In the records below, the line containing "- month_end /" is the first to keep. Retype it and all later lines exactly, through the end.

++++

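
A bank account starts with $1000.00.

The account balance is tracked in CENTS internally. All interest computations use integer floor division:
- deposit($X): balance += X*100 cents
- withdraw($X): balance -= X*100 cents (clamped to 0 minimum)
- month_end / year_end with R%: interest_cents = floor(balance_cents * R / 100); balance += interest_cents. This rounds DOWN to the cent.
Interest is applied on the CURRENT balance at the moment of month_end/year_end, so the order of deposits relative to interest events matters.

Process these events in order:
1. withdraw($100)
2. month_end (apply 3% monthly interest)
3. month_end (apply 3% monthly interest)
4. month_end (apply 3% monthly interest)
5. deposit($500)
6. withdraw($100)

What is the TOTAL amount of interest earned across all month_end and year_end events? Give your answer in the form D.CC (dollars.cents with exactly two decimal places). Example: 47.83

After 1 (withdraw($100)): balance=$900.00 total_interest=$0.00
After 2 (month_end (apply 3% monthly interest)): balance=$927.00 total_interest=$27.00
After 3 (month_end (apply 3% monthly interest)): balance=$954.81 total_interest=$54.81
After 4 (month_end (apply 3% monthly interest)): balance=$983.45 total_interest=$83.45
After 5 (deposit($500)): balance=$1483.45 total_interest=$83.45
After 6 (withdraw($100)): balance=$1383.45 total_interest=$83.45

Answer: 83.45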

++++

TASK RESULT ::
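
- month_end / year_end with R%: interest_cents = floor(balance_cents * R / 100); balance += interest_cents. This rounds DOWN to the cent.
Interest is applied on the CURRENT balance at the moment of month_end/year_end, so the order of deposits relative to interest events matters.

Process these events in order:
1. withdraw($100)
2. month_end (apply 3% monthly interest)
3. month_end (apply 3% monthly interest)
4. month_end (apply 3% monthly interest)
5. deposit($500)
6. withdraw($100)

What is the TOTAL amount of interest earned across all month_end and year_end events? Give your answer in the form D.CC (dollars.cents with exactly two decimal places). Example: 47.83

After 1 (withdraw($100)): balance=$900.00 total_interest=$0.00
After 2 (month_end (apply 3% monthly interest)): balance=$927.00 total_interest=$27.00
After 3 (month_end (apply 3% monthly interest)): balance=$954.81 total_interest=$54.81
After 4 (month_end (apply 3% monthly interest)): balance=$983.45 total_interest=$83.45
After 5 (deposit($500)): balance=$1483.45 total_interest=$83.45
After 6 (withdraw($100)): balance=$1383.45 total_interest=$83.45

Answer: 83.45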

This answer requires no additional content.